● **WORK ORDER**:
Output exactly the first line of the listing and each line after it, through the line that contains "Project the population"; add nothing else.

---------- DATASET

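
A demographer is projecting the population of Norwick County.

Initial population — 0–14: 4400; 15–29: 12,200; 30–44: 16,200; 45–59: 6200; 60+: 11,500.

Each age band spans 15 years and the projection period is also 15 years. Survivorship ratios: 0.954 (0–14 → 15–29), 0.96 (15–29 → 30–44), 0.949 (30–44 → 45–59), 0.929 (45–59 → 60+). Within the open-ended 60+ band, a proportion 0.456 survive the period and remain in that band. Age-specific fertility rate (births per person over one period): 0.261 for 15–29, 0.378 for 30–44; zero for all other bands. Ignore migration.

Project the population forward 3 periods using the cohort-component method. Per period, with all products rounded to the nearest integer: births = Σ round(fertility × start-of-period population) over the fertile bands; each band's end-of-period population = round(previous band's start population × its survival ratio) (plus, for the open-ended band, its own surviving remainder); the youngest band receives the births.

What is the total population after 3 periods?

40586

Numbering the bands 1..5 from youngest to oldest:
[period 1]
Births: 12200 * 0.261 = 3184, 16200 * 0.378 = 6124 ⇒ total 9308
Band 2: 4400 * 0.954 = 4198
Band 3: 12200 * 0.96 = 11712
Band 4: 16200 * 0.949 = 15374
Band 5: 6200 * 0.929 + 11500 * 0.456 = 5760 + 5244 = 11004
→ [9308, 4198, 11712, 15374, 11004]
[period 2]
Births: 4198 * 0.261 = 1096, 11712 * 0.378 = 4427 ⇒ total 5523
Band 2: 9308 * 0.954 = 8880
Band 3: 4198 * 0.96 = 4030
Band 4: 11712 * 0.949 = 11115
Band 5: 15374 * 0.929 + 11004 * 0.456 = 14282 + 5018 = 19300
→ [5523, 8880, 4030, 11115, 19300]
[period 3]
Births: 8880 * 0.261 = 2318, 4030 * 0.378 = 1523 ⇒ total 3841
Band 2: 5523 * 0.954 = 5269
Band 3: 8880 * 0.96 = 8525
Band 4: 4030 * 0.949 = 3824
Band 5: 11115 * 0.929 + 19300 * 0.456 = 10326 + 8801 = 19127
→ [3841, 5269, 8525, 3824, 19127]
Total after period 3: 3841 + 5269 + 8525 + 3824 + 19127 = 40586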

--------------------

● **YOUR SOLUTION**:
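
A demographer is projecting the population of Norwick County.

Initial population — 0–14: 4400; 15–29: 12,200; 30–44: 16,200; 45–59: 6200; 60+: 11,500.

Each age band spans 15 years and the projection period is also 15 years. Survivorship ratios: 0.954 (0–14 → 15–29), 0.96 (15–29 → 30–44), 0.949 (30–44 → 45–59), 0.929 (45–59 → 60+). Within the open-ended 60+ band, a proportion 0.456 survive the period and remain in that band. Age-specific fertility rate (births per person over one period): 0.261 for 15–29, 0.378 for 30–44; zero for all other bands. Ignore migration.

Project the population forward 3 periods using the cohort-component method. Per period, with all products rounded to the nearest integer: births = Σ round(fertility × start-of-period population) over the fertile bands; each band's end-of-period population = round(previous band's start population × its survival ratio) (plus, for the open-ended band, its own surviving remainder); the youngest band receives the births.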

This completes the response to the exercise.